Assigned task
Write the records out again, exactly.

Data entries
• • • •

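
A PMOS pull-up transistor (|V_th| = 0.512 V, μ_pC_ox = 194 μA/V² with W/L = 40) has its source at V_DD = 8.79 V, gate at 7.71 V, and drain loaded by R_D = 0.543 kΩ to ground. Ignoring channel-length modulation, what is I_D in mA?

I_D = 1.25 mA

V_SG = V_DD − V_G = 8.79 − 7.71 = 1.08 V, so V_ov = 1.08 − 0.512 = 0.568 V.
k_p = μ_pC_ox · (W/L) = 7.76 mA/V².
Assume saturation: I_D = ½ k_p V_ov² = 0.5 × 7.76 × 0.568² = 1.25 mA, giving V_SD = V_DD − I_D R_D = 8.79 − 1.25 × 0.543 = 8.11 V.
V_SD = 8.11 V ≥ V_ov = 0.568 V, confirming saturation.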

• • • •

Response area
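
A PMOS pull-up transistor (|V_th| = 0.512 V, μ_pC_ox = 194 μA/V² with W/L = 40) has its source at V_DD = 8.79 V, gate at 7.71 V, and drain loaded by R_D = 0.543 kΩ to ground. Ignoring channel-length modulation, what is I_D in mA?

I_D = 1.25 mA

V_SG = V_DD − V_G = 8.79 − 7.71 = 1.08 V, so V_ov = 1.08 − 0.512 = 0.568 V.
k_p = μ_pC_ox · (W/L) = 7.76 mA/V².
Assume saturation: I_D = ½ k_p V_ov² = 0.5 × 7.76 × 0.568² = 1.25 mA, giving V_SD = V_DD − I_D R_D = 8.79 − 1.25 × 0.543 = 8.11 V.
V_SD = 8.11 V ≥ V_ov = 0.568 V, confirming saturation.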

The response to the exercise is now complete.